EXERCISE> Return all the entries word for word.

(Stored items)
╭──

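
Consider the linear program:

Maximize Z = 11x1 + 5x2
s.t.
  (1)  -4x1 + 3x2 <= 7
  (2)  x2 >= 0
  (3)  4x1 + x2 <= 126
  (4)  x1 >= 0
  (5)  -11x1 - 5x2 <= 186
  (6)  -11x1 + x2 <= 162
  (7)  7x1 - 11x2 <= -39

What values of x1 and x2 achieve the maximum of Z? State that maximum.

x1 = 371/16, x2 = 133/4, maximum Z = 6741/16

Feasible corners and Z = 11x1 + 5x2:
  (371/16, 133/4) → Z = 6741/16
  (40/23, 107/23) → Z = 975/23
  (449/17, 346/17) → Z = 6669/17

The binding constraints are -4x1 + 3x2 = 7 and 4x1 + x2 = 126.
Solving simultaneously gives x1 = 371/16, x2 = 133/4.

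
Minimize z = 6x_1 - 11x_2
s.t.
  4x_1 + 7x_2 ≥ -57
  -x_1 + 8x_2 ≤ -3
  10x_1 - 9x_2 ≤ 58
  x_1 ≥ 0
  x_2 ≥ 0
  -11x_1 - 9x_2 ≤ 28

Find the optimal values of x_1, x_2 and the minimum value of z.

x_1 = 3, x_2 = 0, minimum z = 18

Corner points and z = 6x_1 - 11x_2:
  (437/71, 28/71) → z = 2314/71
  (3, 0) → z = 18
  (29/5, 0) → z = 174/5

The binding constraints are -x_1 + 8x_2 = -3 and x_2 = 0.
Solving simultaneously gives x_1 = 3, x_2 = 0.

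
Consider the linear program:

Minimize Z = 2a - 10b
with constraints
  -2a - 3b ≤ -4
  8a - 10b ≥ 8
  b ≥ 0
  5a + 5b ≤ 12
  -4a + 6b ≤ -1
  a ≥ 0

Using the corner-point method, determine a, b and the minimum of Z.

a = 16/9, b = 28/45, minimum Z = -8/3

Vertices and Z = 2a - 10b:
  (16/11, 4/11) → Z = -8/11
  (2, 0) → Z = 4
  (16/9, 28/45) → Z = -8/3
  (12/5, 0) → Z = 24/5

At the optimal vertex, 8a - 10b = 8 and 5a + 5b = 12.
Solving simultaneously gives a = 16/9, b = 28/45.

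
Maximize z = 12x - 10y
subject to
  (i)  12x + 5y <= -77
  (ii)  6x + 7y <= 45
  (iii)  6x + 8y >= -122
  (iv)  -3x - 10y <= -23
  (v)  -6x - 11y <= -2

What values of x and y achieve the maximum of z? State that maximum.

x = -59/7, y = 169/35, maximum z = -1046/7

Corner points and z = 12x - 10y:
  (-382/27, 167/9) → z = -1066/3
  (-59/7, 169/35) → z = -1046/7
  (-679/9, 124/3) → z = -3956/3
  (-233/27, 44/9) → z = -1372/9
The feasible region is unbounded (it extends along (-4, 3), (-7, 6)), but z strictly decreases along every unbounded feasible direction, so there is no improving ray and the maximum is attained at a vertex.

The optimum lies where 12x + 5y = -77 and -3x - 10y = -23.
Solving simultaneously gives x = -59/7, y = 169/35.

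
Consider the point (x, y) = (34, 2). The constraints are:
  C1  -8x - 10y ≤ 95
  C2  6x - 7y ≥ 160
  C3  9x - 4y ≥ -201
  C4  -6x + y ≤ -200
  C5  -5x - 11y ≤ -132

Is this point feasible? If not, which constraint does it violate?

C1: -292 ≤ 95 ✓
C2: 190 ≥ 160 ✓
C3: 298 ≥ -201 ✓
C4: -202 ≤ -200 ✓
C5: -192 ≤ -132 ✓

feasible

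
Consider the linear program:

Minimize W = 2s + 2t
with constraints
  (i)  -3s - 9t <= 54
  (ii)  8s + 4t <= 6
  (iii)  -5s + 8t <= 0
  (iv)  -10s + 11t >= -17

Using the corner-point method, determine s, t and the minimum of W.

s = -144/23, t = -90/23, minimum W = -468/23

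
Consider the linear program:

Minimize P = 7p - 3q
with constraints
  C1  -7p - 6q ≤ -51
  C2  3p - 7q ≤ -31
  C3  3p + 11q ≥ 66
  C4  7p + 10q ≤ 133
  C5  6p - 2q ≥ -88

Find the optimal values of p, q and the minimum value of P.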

╰──

SOLUTION TO THIS TASK>
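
Consider the linear program:

Maximize Z = 11x1 + 5x2
s.t.
  (1)  -4x1 + 3x2 <= 7
  (2)  x2 >= 0
  (3)  4x1 + x2 <= 126
  (4)  x1 >= 0
  (5)  -11x1 - 5x2 <= 186
  (6)  -11x1 + x2 <= 162
  (7)  7x1 - 11x2 <= -39

What values of x1 and x2 achieve the maximum of Z? State that maximum.

x1 = 371/16, x2 = 133/4, maximum Z = 6741/16

Feasible corners and Z = 11x1 + 5x2:
  (371/16, 133/4) → Z = 6741/16
  (40/23, 107/23) → Z = 975/23
  (449/17, 346/17) → Z = 6669/17

The binding constraints are -4x1 + 3x2 = 7 and 4x1 + x2 = 126.
Solving simultaneously gives x1 = 371/16, x2 = 133/4.

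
Minimize z = 6x_1 - 11x_2
s.t.
  4x_1 + 7x_2 ≥ -57
  -x_1 + 8x_2 ≤ -3
  10x_1 - 9x_2 ≤ 58
  x_1 ≥ 0
  x_2 ≥ 0
  -11x_1 - 9x_2 ≤ 28

Find the optimal values of x_1, x_2 and the minimum value of z.

x_1 = 3, x_2 = 0, minimum z = 18

Corner points and z = 6x_1 - 11x_2:
  (437/71, 28/71) → z = 2314/71
  (3, 0) → z = 18
  (29/5, 0) → z = 174/5

The binding constraints are -x_1 + 8x_2 = -3 and x_2 = 0.
Solving simultaneously gives x_1 = 3, x_2 = 0.

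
Consider the linear program:

Minimize Z = 2a - 10b
with constraints
  -2a - 3b ≤ -4
  8a - 10b ≥ 8
  b ≥ 0
  5a + 5b ≤ 12
  -4a + 6b ≤ -1
  a ≥ 0

Using the corner-point method, determine a, b and the minimum of Z.

a = 16/9, b = 28/45, minimum Z = -8/3

Vertices and Z = 2a - 10b:
  (16/11, 4/11) → Z = -8/11
  (2, 0) → Z = 4
  (16/9, 28/45) → Z = -8/3
  (12/5, 0) → Z = 24/5

At the optimal vertex, 8a - 10b = 8 and 5a + 5b = 12.
Solving simultaneously gives a = 16/9, b = 28/45.

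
Maximize z = 12x - 10y
subject to
  (i)  12x + 5y <= -77
  (ii)  6x + 7y <= 45
  (iii)  6x + 8y >= -122
  (iv)  -3x - 10y <= -23
  (v)  -6x - 11y <= -2

What values of x and y achieve the maximum of z? State that maximum.

x = -59/7, y = 169/35, maximum z = -1046/7

Corner points and z = 12x - 10y:
  (-382/27, 167/9) → z = -1066/3
  (-59/7, 169/35) → z = -1046/7
  (-679/9, 124/3) → z = -3956/3
  (-233/27, 44/9) → z = -1372/9
The feasible region is unbounded (it extends along (-4, 3), (-7, 6)), but z strictly decreases along every unbounded feasible direction, so there is no improving ray and the maximum is attained at a vertex.

The optimum lies where 12x + 5y = -77 and -3x - 10y = -23.
Solving simultaneously gives x = -59/7, y = 169/35.

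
Consider the point (x, y) = (34, 2). The constraints are:
  C1  -8x - 10y ≤ 95
  C2  6x - 7y ≥ 160
  C3  9x - 4y ≥ -201
  C4  -6x + y ≤ -200
  C5  -5x - 11y ≤ -132

Is this point feasible? If not, which constraint does it violate?

C1: -292 ≤ 95 ✓
C2: 190 ≥ 160 ✓
C3: 298 ≥ -201 ✓
C4: -202 ≤ -200 ✓
C5: -192 ≤ -132 ✓

feasible

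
Consider the linear program:

Minimize W = 2s + 2t
with constraints
  (i)  -3s - 9t <= 54
  (ii)  8s + 4t <= 6
  (iii)  -5s + 8t <= 0
  (iv)  -10s + 11t >= -17

Using the corner-point method, determine s, t and the minimum of W.

s = -144/23, t = -90/23, minimum W = -468/23

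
Consider the linear program:

Minimize P = 7p - 3q
with constraints
  C1  -7p - 6q ≤ -51
  C2  3p - 7q ≤ -31
  C3  3p + 11q ≥ 66
  C4  7p + 10q ≤ 133
  C5  6p - 2q ≥ -88

Find the optimal values of p, q and the minimum value of P.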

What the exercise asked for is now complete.